### Extracted entries:

*** Block opens ***

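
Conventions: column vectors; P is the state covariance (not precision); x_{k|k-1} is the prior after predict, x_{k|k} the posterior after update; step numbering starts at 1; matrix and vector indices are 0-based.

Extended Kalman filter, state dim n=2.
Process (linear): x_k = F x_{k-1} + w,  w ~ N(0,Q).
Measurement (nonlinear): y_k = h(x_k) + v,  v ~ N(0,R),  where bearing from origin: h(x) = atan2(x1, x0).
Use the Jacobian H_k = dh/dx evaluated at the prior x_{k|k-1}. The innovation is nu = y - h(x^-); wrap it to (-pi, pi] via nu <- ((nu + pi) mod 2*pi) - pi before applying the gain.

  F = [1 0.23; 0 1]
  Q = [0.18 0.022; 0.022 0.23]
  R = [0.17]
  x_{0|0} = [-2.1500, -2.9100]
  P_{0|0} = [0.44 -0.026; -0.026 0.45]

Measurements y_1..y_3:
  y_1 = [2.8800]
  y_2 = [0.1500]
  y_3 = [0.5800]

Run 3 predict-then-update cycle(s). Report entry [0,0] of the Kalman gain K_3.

step 1: x^-=[-2.8193, -2.9100]  P^-=[0.6318 0.0995; 0.0995 0.6800]  H_jac=[0.1773 -0.1717]  S=[0.2039]  K=[0.4656; -0.4863]  nu=[-1.0628]  x^+=[-3.3142, -2.3931]  P^+=[0.5877 0.1457; 0.1457 0.6318]
step 2: x^-=[-3.8646, -2.3931]  P^-=[0.8681 0.3130; 0.3130 0.8618]  H_jac=[0.1158 -0.1870]  S=[0.1982]  K=[0.2119; -0.6303]  nu=[2.7371]  x^+=[-3.2846, -4.1182]  P^+=[0.8592 0.3394; 0.3394 0.7830]
step 3: x^-=[-4.2318, -4.1182]  P^-=[1.2367 0.5415; 0.5415 1.0130]  H_jac=[0.1181 -0.1214]  S=[0.1866]  K=[0.4305; -0.3160]  nu=[2.9498]  x^+=[-2.9620, -5.0504]  P^+=[1.2022 0.5669; 0.5669 0.9944]

K[0,0] = 0.4305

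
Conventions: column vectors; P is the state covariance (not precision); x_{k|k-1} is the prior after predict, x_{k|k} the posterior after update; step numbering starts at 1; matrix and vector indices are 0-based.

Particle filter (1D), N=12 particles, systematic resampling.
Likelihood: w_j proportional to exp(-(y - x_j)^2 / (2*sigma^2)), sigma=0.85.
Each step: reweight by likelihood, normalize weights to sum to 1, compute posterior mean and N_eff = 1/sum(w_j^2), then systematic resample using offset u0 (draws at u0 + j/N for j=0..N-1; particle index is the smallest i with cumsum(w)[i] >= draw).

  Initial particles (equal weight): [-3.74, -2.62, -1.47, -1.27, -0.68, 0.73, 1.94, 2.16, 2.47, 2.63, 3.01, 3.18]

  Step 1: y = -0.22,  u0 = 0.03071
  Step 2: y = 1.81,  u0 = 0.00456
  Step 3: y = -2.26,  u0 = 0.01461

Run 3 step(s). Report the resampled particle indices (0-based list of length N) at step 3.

resampled_idx = [0, 0, 0, 0, 0, 0, 0, 0, 0, 0, 0, 5]

step 1: w=[0.0001, 0.0081, 0.1478, 0.2032, 0.3765, 0.2334, 0.0173, 0.0086, 0.0029, 0.0016, 0.0003, 0.0001]  mean=-0.5176  Neff=3.8487  idx=[2, 2, 3, 3, 4, 4, 4, 4, 4, 5, 5, 5]
step 2: w=[0.0004, 0.0004, 0.0010, 0.0010, 0.0097, 0.0097, 0.0097, 0.0097, 0.0097, 0.3162, 0.3162, 0.3162]  mean=0.6557  Neff=3.3284  idx=[4, 9, 9, 9, 9, 10, 10, 10, 10, 11, 11, 11]
step 3: w=[0.8871, 0.0103, 0.0103, 0.0103, 0.0103, 0.0103, 0.0103, 0.0103, 0.0103, 0.0103, 0.0103, 0.0103]  mean=-0.5208  Neff=1.2689  idx=[0, 0, 0, 0, 0, 0, 0, 0, 0, 0, 0, 5]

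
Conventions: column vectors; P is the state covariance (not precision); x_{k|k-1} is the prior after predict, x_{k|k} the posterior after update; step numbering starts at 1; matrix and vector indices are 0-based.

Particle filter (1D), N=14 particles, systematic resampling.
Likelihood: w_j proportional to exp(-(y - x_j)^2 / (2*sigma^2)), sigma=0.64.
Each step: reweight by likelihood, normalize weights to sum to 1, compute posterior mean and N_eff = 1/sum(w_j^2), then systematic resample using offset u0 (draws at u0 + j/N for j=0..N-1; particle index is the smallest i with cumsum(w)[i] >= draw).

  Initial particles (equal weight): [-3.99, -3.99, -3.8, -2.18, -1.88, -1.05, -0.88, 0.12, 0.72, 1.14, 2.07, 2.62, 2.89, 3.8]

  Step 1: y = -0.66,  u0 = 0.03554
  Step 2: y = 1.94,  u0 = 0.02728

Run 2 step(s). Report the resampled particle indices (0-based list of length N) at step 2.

step 1: w=[0.0000, 0.0000, 0.0000, 0.0230, 0.0628, 0.3209, 0.3642, 0.1838, 0.0378, 0.0074, 0.0000, 0.0000, 0.0000, 0.0000]  mean=-0.7679  Neff=3.6315  idx=[4, 5, 5, 5, 5, 5, 6, 6, 6, 6, 6, 7, 7, 8]
step 2: w=[0.0000, 0.0001, 0.0001, 0.0001, 0.0001, 0.0001, 0.0003, 0.0003, 0.0003, 0.0003, 0.0003, 0.0886, 0.0886, 0.8209]  mean=0.6104  Neff=1.4503  idx=[11, 12, 12, 13, 13, 13, 13, 13, 13, 13, 13, 13, 13, 13]

resampled_idx = [11, 12, 12, 13, 13, 13, 13, 13, 13, 13, 13, 13, 13, 13]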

*** Block closes ***

### Exercise:
The records above must be repeated exactly, every one of them.

### Solution to the exercise:
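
Conventions: column vectors; P is the state covariance (not precision); x_{k|k-1} is the prior after predict, x_{k|k} the posterior after update; step numbering starts at 1; matrix and vector indices are 0-based.

Extended Kalman filter, state dim n=2.
Process (linear): x_k = F x_{k-1} + w,  w ~ N(0,Q).
Measurement (nonlinear): y_k = h(x_k) + v,  v ~ N(0,R),  where bearing from origin: h(x) = atan2(x1, x0).
Use the Jacobian H_k = dh/dx evaluated at the prior x_{k|k-1}. The innovation is nu = y - h(x^-); wrap it to (-pi, pi] via nu <- ((nu + pi) mod 2*pi) - pi before applying the gain.

  F = [1 0.23; 0 1]
  Q = [0.18 0.022; 0.022 0.23]
  R = [0.17]
  x_{0|0} = [-2.1500, -2.9100]
  P_{0|0} = [0.44 -0.026; -0.026 0.45]

Measurements y_1..y_3:
  y_1 = [2.8800]
  y_2 = [0.1500]
  y_3 = [0.5800]

Run 3 predict-then-update cycle(s). Report entry [0,0] of the Kalman gain K_3.

step 1: x^-=[-2.8193, -2.9100]  P^-=[0.6318 0.0995; 0.0995 0.6800]  H_jac=[0.1773 -0.1717]  S=[0.2039]  K=[0.4656; -0.4863]  nu=[-1.0628]  x^+=[-3.3142, -2.3931]  P^+=[0.5877 0.1457; 0.1457 0.6318]
step 2: x^-=[-3.8646, -2.3931]  P^-=[0.8681 0.3130; 0.3130 0.8618]  H_jac=[0.1158 -0.1870]  S=[0.1982]  K=[0.2119; -0.6303]  nu=[2.7371]  x^+=[-3.2846, -4.1182]  P^+=[0.8592 0.3394; 0.3394 0.7830]
step 3: x^-=[-4.2318, -4.1182]  P^-=[1.2367 0.5415; 0.5415 1.0130]  H_jac=[0.1181 -0.1214]  S=[0.1866]  K=[0.4305; -0.3160]  nu=[2.9498]  x^+=[-2.9620, -5.0504]  P^+=[1.2022 0.5669; 0.5669 0.9944]

K[0,0] = 0.4305

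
Conventions: column vectors; P is the state covariance (not precision); x_{k|k-1} is the prior after predict, x_{k|k} the posterior after update; step numbering starts at 1; matrix and vector indices are 0-based.

Particle filter (1D), N=12 particles, systematic resampling.
Likelihood: w_j proportional to exp(-(y - x_j)^2 / (2*sigma^2)), sigma=0.85.
Each step: reweight by likelihood, normalize weights to sum to 1, compute posterior mean and N_eff = 1/sum(w_j^2), then systematic resample using offset u0 (draws at u0 + j/N for j=0..N-1; particle index is the smallest i with cumsum(w)[i] >= draw).

  Initial particles (equal weight): [-3.74, -2.62, -1.47, -1.27, -0.68, 0.73, 1.94, 2.16, 2.47, 2.63, 3.01, 3.18]

  Step 1: y = -0.22,  u0 = 0.03071
  Step 2: y = 1.81,  u0 = 0.00456
  Step 3: y = -2.26,  u0 = 0.01461

Run 3 step(s). Report the resampled particle indices (0-based list of length N) at step 3.

resampled_idx = [0, 0, 0, 0, 0, 0, 0, 0, 0, 0, 0, 5]

step 1: w=[0.0001, 0.0081, 0.1478, 0.2032, 0.3765, 0.2334, 0.0173, 0.0086, 0.0029, 0.0016, 0.0003, 0.0001]  mean=-0.5176  Neff=3.8487  idx=[2, 2, 3, 3, 4, 4, 4, 4, 4, 5, 5, 5]
step 2: w=[0.0004, 0.0004, 0.0010, 0.0010, 0.0097, 0.0097, 0.0097, 0.0097, 0.0097, 0.3162, 0.3162, 0.3162]  mean=0.6557  Neff=3.3284  idx=[4, 9, 9, 9, 9, 10, 10, 10, 10, 11, 11, 11]
step 3: w=[0.8871, 0.0103, 0.0103, 0.0103, 0.0103, 0.0103, 0.0103, 0.0103, 0.0103, 0.0103, 0.0103, 0.0103]  mean=-0.5208  Neff=1.2689  idx=[0, 0, 0, 0, 0, 0, 0, 0, 0, 0, 0, 5]

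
Conventions: column vectors; P is the state covariance (not precision); x_{k|k-1} is the prior after predict, x_{k|k} the posterior after update; step numbering starts at 1; matrix and vector indices are 0-based.

Particle filter (1D), N=14 particles, systematic resampling.
Likelihood: w_j proportional to exp(-(y - x_j)^2 / (2*sigma^2)), sigma=0.64.
Each step: reweight by likelihood, normalize weights to sum to 1, compute posterior mean and N_eff = 1/sum(w_j^2), then systematic resample using offset u0 (draws at u0 + j/N for j=0..N-1; particle index is the smallest i with cumsum(w)[i] >= draw).

  Initial particles (equal weight): [-3.99, -3.99, -3.8, -2.18, -1.88, -1.05, -0.88, 0.12, 0.72, 1.14, 2.07, 2.62, 2.89, 3.8]

  Step 1: y = -0.66,  u0 = 0.03554
  Step 2: y = 1.94,  u0 = 0.02728

Run 2 step(s). Report the resampled particle indices (0-based list of length N) at step 2.

step 1: w=[0.0000, 0.0000, 0.0000, 0.0230, 0.0628, 0.3209, 0.3642, 0.1838, 0.0378, 0.0074, 0.0000, 0.0000, 0.0000, 0.0000]  mean=-0.7679  Neff=3.6315  idx=[4, 5, 5, 5, 5, 5, 6, 6, 6, 6, 6, 7, 7, 8]
step 2: w=[0.0000, 0.0001, 0.0001, 0.0001, 0.0001, 0.0001, 0.0003, 0.0003, 0.0003, 0.0003, 0.0003, 0.0886, 0.0886, 0.8209]  mean=0.6104  Neff=1.4503  idx=[11, 12, 12, 13, 13, 13, 13, 13, 13, 13, 13, 13, 13, 13]

resampled_idx = [11, 12, 12, 13, 13, 13, 13, 13, 13, 13, 13, 13, 13, 13]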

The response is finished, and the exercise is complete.